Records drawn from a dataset
------------
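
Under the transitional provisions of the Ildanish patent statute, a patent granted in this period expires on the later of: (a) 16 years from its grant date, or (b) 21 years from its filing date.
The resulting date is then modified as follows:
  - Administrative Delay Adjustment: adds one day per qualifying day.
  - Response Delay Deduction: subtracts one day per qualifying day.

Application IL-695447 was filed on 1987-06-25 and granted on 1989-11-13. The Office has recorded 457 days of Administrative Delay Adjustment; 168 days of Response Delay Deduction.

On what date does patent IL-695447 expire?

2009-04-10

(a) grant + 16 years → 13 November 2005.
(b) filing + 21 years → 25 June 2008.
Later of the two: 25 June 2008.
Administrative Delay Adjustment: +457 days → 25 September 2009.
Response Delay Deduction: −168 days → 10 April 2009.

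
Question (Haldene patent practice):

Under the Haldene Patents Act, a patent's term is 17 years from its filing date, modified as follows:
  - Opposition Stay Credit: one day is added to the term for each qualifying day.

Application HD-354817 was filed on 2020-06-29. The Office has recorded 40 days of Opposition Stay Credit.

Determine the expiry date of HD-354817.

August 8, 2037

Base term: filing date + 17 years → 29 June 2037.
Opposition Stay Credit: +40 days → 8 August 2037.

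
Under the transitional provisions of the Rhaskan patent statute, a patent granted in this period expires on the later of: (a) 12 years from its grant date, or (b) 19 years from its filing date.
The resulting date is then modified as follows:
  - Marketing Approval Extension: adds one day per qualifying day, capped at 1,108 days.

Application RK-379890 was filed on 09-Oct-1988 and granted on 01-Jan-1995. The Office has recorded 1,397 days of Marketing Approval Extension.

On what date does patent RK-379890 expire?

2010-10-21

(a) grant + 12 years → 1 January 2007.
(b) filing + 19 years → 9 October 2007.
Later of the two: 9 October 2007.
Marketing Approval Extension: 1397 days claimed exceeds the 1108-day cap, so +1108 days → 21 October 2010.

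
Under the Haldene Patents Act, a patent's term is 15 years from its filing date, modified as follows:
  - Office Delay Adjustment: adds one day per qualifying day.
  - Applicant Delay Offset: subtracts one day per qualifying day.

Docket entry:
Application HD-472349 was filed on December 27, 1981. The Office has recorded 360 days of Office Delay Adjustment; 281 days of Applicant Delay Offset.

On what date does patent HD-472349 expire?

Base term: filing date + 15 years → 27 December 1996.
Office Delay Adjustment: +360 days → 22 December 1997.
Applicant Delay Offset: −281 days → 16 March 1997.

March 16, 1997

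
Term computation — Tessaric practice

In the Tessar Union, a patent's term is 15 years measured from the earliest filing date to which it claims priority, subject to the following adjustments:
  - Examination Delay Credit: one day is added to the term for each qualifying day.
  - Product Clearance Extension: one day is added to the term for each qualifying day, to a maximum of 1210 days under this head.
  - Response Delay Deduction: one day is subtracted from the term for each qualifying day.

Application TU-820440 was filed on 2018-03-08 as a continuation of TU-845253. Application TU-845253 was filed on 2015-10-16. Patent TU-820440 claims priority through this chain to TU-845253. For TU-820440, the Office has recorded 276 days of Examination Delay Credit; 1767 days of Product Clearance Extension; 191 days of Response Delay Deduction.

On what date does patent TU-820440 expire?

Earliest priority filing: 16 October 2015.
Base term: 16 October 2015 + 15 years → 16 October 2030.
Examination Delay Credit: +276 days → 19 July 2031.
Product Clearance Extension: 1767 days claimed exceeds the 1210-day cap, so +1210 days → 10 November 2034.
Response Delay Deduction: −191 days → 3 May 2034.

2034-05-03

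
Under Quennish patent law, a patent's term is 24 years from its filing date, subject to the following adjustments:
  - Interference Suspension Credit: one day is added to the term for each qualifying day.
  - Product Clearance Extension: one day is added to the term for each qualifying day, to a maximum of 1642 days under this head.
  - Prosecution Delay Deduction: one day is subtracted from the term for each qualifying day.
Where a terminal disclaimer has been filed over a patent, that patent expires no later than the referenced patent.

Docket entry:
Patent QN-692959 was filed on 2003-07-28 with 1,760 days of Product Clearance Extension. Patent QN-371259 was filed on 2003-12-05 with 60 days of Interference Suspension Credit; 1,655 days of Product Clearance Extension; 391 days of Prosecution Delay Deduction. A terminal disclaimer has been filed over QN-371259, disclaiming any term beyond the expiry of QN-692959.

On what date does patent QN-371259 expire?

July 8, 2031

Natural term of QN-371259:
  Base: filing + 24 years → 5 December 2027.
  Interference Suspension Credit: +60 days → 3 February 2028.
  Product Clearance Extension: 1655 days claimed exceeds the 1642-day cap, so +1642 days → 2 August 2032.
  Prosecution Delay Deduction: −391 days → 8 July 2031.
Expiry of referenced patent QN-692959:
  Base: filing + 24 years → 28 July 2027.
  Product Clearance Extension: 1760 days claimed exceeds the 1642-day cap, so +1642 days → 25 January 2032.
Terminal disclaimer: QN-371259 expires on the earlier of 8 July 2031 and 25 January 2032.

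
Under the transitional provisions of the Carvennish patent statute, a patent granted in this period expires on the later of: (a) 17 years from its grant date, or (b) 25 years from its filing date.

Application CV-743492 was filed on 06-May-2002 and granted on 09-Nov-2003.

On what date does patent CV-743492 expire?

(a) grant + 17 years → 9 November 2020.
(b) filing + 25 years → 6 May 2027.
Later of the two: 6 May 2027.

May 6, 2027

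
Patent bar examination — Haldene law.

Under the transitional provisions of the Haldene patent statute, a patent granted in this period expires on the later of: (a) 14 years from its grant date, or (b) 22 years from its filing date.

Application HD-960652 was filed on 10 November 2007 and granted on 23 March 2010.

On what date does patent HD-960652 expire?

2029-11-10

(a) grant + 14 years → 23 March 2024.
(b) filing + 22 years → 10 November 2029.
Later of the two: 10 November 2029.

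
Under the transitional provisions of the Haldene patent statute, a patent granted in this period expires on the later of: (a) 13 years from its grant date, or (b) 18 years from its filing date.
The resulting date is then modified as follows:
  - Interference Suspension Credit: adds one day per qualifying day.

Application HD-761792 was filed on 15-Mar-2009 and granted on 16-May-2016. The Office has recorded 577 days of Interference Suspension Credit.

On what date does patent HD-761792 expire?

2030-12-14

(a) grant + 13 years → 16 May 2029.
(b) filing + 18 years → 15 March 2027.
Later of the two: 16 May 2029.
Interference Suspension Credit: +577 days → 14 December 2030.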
------------
#### [Work task]
The records above, in their entirety, need to be set down again exactly.

#### [Result of the task]
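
Under the transitional provisions of the Ildanish patent statute, a patent granted in this period expires on the later of: (a) 16 years from its grant date, or (b) 21 years from its filing date.
The resulting date is then modified as follows:
  - Administrative Delay Adjustment: adds one day per qualifying day.
  - Response Delay Deduction: subtracts one day per qualifying day.

Application IL-695447 was filed on 1987-06-25 and granted on 1989-11-13. The Office has recorded 457 days of Administrative Delay Adjustment; 168 days of Response Delay Deduction.

On what date does patent IL-695447 expire?

2009-04-10

(a) grant + 16 years → 13 November 2005.
(b) filing + 21 years → 25 June 2008.
Later of the two: 25 June 2008.
Administrative Delay Adjustment: +457 days → 25 September 2009.
Response Delay Deduction: −168 days → 10 April 2009.

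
Question (Haldene patent practice):

Under the Haldene Patents Act, a patent's term is 17 years from its filing date, modified as follows:
  - Opposition Stay Credit: one day is added to the term for each qualifying day.

Application HD-354817 was filed on 2020-06-29. The Office has recorded 40 days of Opposition Stay Credit.

Determine the expiry date of HD-354817.

August 8, 2037

Base term: filing date + 17 years → 29 June 2037.
Opposition Stay Credit: +40 days → 8 August 2037.

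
Under the transitional provisions of the Rhaskan patent statute, a patent granted in this period expires on the later of: (a) 12 years from its grant date, or (b) 19 years from its filing date.
The resulting date is then modified as follows:
  - Marketing Approval Extension: adds one day per qualifying day, capped at 1,108 days.

Application RK-379890 was filed on 09-Oct-1988 and granted on 01-Jan-1995. The Office has recorded 1,397 days of Marketing Approval Extension.

On what date does patent RK-379890 expire?

2010-10-21

(a) grant + 12 years → 1 January 2007.
(b) filing + 19 years → 9 October 2007.
Later of the two: 9 October 2007.
Marketing Approval Extension: 1397 days claimed exceeds the 1108-day cap, so +1108 days → 21 October 2010.

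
Under the Haldene Patents Act, a patent's term is 15 years from its filing date, modified as follows:
  - Office Delay Adjustment: adds one day per qualifying day.
  - Applicant Delay Offset: subtracts one day per qualifying day.

Docket entry:
Application HD-472349 was filed on December 27, 1981. The Office has recorded 360 days of Office Delay Adjustment; 281 days of Applicant Delay Offset.

On what date does patent HD-472349 expire?

Base term: filing date + 15 years → 27 December 1996.
Office Delay Adjustment: +360 days → 22 December 1997.
Applicant Delay Offset: −281 days → 16 March 1997.

March 16, 1997

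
Term computation — Tessaric practice

In the Tessar Union, a patent's term is 15 years measured from the earliest filing date to which it claims priority, subject to the following adjustments:
  - Examination Delay Credit: one day is added to the term for each qualifying day.
  - Product Clearance Extension: one day is added to the term for each qualifying day, to a maximum of 1210 days under this head.
  - Response Delay Deduction: one day is subtracted from the term for each qualifying day.

Application TU-820440 was filed on 2018-03-08 as a continuation of TU-845253. Application TU-845253 was filed on 2015-10-16. Patent TU-820440 claims priority through this chain to TU-845253. For TU-820440, the Office has recorded 276 days of Examination Delay Credit; 1767 days of Product Clearance Extension; 191 days of Response Delay Deduction.

On what date does patent TU-820440 expire?

Earliest priority filing: 16 October 2015.
Base term: 16 October 2015 + 15 years → 16 October 2030.
Examination Delay Credit: +276 days → 19 July 2031.
Product Clearance Extension: 1767 days claimed exceeds the 1210-day cap, so +1210 days → 10 November 2034.
Response Delay Deduction: −191 days → 3 May 2034.

2034-05-03

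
Under Quennish patent law, a patent's term is 24 years from its filing date, subject to the following adjustments:
  - Interference Suspension Credit: one day is added to the term for each qualifying day.
  - Product Clearance Extension: one day is added to the term for each qualifying day, to a maximum of 1642 days under this head.
  - Prosecution Delay Deduction: one day is subtracted from the term for each qualifying day.
Where a terminal disclaimer has been filed over a patent, that patent expires no later than the referenced patent.

Docket entry:
Patent QN-692959 was filed on 2003-07-28 with 1,760 days of Product Clearance Extension. Patent QN-371259 was filed on 2003-12-05 with 60 days of Interference Suspension Credit; 1,655 days of Product Clearance Extension; 391 days of Prosecution Delay Deduction. A terminal disclaimer has been filed over QN-371259, disclaiming any term beyond the expiry of QN-692959.

On what date does patent QN-371259 expire?

July 8, 2031

Natural term of QN-371259:
  Base: filing + 24 years → 5 December 2027.
  Interference Suspension Credit: +60 days → 3 February 2028.
  Product Clearance Extension: 1655 days claimed exceeds the 1642-day cap, so +1642 days → 2 August 2032.
  Prosecution Delay Deduction: −391 days → 8 July 2031.
Expiry of referenced patent QN-692959:
  Base: filing + 24 years → 28 July 2027.
  Product Clearance Extension: 1760 days claimed exceeds the 1642-day cap, so +1642 days → 25 January 2032.
Terminal disclaimer: QN-371259 expires on the earlier of 8 July 2031 and 25 January 2032.

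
Under the transitional provisions of the Carvennish patent statute, a patent granted in this period expires on the later of: (a) 17 years from its grant date, or (b) 25 years from its filing date.

Application CV-743492 was filed on 06-May-2002 and granted on 09-Nov-2003.

On what date does patent CV-743492 expire?

(a) grant + 17 years → 9 November 2020.
(b) filing + 25 years → 6 May 2027.
Later of the two: 6 May 2027.

May 6, 2027

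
Patent bar examination — Haldene law.

Under the transitional provisions of the Haldene patent statute, a patent granted in this period expires on the later of: (a) 14 years from its grant date, or (b) 22 years from its filing date.

Application HD-960652 was filed on 10 November 2007 and granted on 23 March 2010.

On what date does patent HD-960652 expire?

2029-11-10

(a) grant + 14 years → 23 March 2024.
(b) filing + 22 years → 10 November 2029.
Later of the two: 10 November 2029.

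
Under the transitional provisions of the Haldene patent statute, a patent granted in this period expires on the later of: (a) 13 years from its grant date, or (b) 18 years from its filing date.
The resulting date is then modified as follows:
  - Interference Suspension Credit: adds one day per qualifying day.

Application HD-761792 was filed on 15-Mar-2009 and granted on 16-May-2016. The Office has recorded 577 days of Interference Suspension Credit.

On what date does patent HD-761792 expire?

2030-12-14

(a) grant + 13 years → 16 May 2029.
(b) filing + 18 years → 15 March 2027.
Later of the two: 16 May 2029.
Interference Suspension Credit: +577 days → 14 December 2030.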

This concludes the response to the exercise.